What is needed:
The lines to return are the one containing "Table: inventory" and all that follow it in the entries below, duplicated exactly and nothing else.

::: Records supplied :::

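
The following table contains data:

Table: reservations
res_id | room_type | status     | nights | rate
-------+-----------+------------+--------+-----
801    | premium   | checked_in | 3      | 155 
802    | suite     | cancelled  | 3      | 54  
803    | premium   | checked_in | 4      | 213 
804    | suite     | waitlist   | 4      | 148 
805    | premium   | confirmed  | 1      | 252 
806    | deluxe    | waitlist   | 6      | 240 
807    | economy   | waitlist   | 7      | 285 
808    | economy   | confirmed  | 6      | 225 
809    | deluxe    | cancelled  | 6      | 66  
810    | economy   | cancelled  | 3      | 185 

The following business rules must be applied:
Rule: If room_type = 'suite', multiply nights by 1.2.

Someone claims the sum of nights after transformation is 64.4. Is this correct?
No, the correct result is 44.4.

Step 1: Calculate the correct sum after transformation
Step 2: Apply multiplier 1.2 to records where room_type = 'suite'
Step 3: Correct result = 44.4
Step 4: Claimed result = 64.4
Step 5: 44.4 ≠ 64.4
Conclusion: The claimed result is incorrect. The correct answer is 44.4.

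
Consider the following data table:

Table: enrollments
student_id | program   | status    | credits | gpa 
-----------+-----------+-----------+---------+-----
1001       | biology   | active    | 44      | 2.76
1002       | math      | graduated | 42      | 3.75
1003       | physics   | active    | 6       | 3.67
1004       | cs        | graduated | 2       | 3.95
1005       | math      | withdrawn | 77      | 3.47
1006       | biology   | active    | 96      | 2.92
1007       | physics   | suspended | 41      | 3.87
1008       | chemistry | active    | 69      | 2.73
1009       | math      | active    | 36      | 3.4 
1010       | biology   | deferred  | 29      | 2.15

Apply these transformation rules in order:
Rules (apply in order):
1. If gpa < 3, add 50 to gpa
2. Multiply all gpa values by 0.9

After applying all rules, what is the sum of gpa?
209.4

Step 1: Apply Rule 1 - Add 50 to records with gpa < 3
  - 4 records affected: 10.56 + (4 × 50) = 210.56
  - Unaffected records: 22.11
  - Sum after Rule 1: 232.67
Step 2: Apply Rule 2 - Multiply all by 0.9
  - 232.67 × 0.9 = 209.4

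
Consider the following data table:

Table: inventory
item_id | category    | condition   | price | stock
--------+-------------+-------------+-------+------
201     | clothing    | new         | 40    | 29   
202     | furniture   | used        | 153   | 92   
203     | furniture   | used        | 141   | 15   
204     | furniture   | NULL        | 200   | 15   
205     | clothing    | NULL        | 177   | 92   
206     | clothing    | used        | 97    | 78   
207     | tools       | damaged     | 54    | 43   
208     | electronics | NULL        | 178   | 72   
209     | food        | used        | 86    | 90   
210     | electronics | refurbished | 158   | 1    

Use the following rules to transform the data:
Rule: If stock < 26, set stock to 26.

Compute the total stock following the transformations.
574

Step 1: 3 records have stock < 26
Step 2: These records originally summed to 31
Step 3: After setting to minimum: 3 × 26 = 78
Step 4: Unaffected records sum: 496
Step 5: Final sum = 78 + 496 = 574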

:::

Solution to this exercise:
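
Table: inventory
item_id | category    | condition   | price | stock
--------+-------------+-------------+-------+------
201     | clothing    | new         | 40    | 29   
202     | furniture   | used        | 153   | 92   
203     | furniture   | used        | 141   | 15   
204     | furniture   | NULL        | 200   | 15   
205     | clothing    | NULL        | 177   | 92   
206     | clothing    | used        | 97    | 78   
207     | tools       | damaged     | 54    | 43   
208     | electronics | NULL        | 178   | 72   
209     | food        | used        | 86    | 90   
210     | electronics | refurbished | 158   | 1    

Use the following rules to transform the data:
Rule: If stock < 26, set stock to 26.

Compute the total stock following the transformations.
574

Step 1: 3 records have stock < 26
Step 2: These records originally summed to 31
Step 3: After setting to minimum: 3 × 26 = 78
Step 4: Unaffected records sum: 496
Step 5: Final sum = 78 + 496 = 574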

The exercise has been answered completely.